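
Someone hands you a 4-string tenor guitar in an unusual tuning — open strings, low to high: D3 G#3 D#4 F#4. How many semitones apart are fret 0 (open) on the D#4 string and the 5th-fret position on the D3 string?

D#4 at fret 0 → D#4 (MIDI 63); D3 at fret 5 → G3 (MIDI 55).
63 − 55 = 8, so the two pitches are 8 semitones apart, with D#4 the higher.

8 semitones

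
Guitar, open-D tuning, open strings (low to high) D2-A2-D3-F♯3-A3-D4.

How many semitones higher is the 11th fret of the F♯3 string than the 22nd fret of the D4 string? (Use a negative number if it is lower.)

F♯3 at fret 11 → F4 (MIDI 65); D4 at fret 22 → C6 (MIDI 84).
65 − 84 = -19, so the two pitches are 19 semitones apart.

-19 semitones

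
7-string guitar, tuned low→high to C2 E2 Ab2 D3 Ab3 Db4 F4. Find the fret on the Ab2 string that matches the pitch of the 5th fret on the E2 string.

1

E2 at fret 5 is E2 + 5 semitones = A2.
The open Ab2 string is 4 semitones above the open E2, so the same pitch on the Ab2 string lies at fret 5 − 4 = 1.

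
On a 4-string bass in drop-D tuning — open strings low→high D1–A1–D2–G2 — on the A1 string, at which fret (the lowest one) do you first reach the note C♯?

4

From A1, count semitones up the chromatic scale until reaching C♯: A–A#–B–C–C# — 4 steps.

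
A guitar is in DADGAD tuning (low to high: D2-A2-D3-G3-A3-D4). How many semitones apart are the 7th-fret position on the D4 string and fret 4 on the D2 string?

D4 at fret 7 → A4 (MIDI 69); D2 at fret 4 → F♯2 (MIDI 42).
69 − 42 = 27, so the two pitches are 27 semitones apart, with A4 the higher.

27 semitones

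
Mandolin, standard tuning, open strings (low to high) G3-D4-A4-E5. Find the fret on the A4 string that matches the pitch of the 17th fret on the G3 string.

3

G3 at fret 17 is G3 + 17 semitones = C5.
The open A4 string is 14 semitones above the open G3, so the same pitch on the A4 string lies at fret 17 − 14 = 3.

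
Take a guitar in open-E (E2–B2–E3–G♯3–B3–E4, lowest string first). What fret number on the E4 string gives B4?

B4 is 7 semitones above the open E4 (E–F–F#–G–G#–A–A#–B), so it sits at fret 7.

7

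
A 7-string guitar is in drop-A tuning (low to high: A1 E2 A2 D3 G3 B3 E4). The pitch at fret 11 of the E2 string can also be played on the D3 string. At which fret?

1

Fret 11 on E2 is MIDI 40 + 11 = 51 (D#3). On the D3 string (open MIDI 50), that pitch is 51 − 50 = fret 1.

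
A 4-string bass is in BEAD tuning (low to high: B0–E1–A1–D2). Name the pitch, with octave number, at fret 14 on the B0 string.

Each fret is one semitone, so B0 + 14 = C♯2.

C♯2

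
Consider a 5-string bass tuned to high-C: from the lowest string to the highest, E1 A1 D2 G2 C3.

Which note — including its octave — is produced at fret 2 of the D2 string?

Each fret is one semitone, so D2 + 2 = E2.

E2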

-.-.-

An exact copy of the lines above, from the one containing "A guitar is" through the one containing "Consider a 5-string", is the whole of the answer.

— ANSWER —
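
A guitar is in DADGAD tuning (low to high: D2-A2-D3-G3-A3-D4). How many semitones apart are the 7th-fret position on the D4 string and fret 4 on the D2 string?

D4 at fret 7 → A4 (MIDI 69); D2 at fret 4 → F♯2 (MIDI 42).
69 − 42 = 27, so the two pitches are 27 semitones apart, with A4 the higher.

27 semitones

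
Mandolin, standard tuning, open strings (low to high) G3-D4-A4-E5. Find the fret on the A4 string that matches the pitch of the 17th fret on the G3 string.

3

G3 at fret 17 is G3 + 17 semitones = C5.
The open A4 string is 14 semitones above the open G3, so the same pitch on the A4 string lies at fret 17 − 14 = 3.

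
Take a guitar in open-E (E2–B2–E3–G♯3–B3–E4, lowest string first). What fret number on the E4 string gives B4?

B4 is 7 semitones above the open E4 (E–F–F#–G–G#–A–A#–B), so it sits at fret 7.

7

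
A 7-string guitar is in drop-A tuning (low to high: A1 E2 A2 D3 G3 B3 E4). The pitch at fret 11 of the E2 string can also be played on the D3 string. At which fret?

1

Fret 11 on E2 is MIDI 40 + 11 = 51 (D#3). On the D3 string (open MIDI 50), that pitch is 51 − 50 = fret 1.

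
A 4-string bass is in BEAD tuning (low to high: B0–E1–A1–D2). Name the pitch, with octave number, at fret 14 on the B0 string.

Each fret is one semitone, so B0 + 14 = C♯2.

C♯2

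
Consider a 5-string bass tuned to high-C: from the lowest string to the highest, E1 A1 D2 G2 C3.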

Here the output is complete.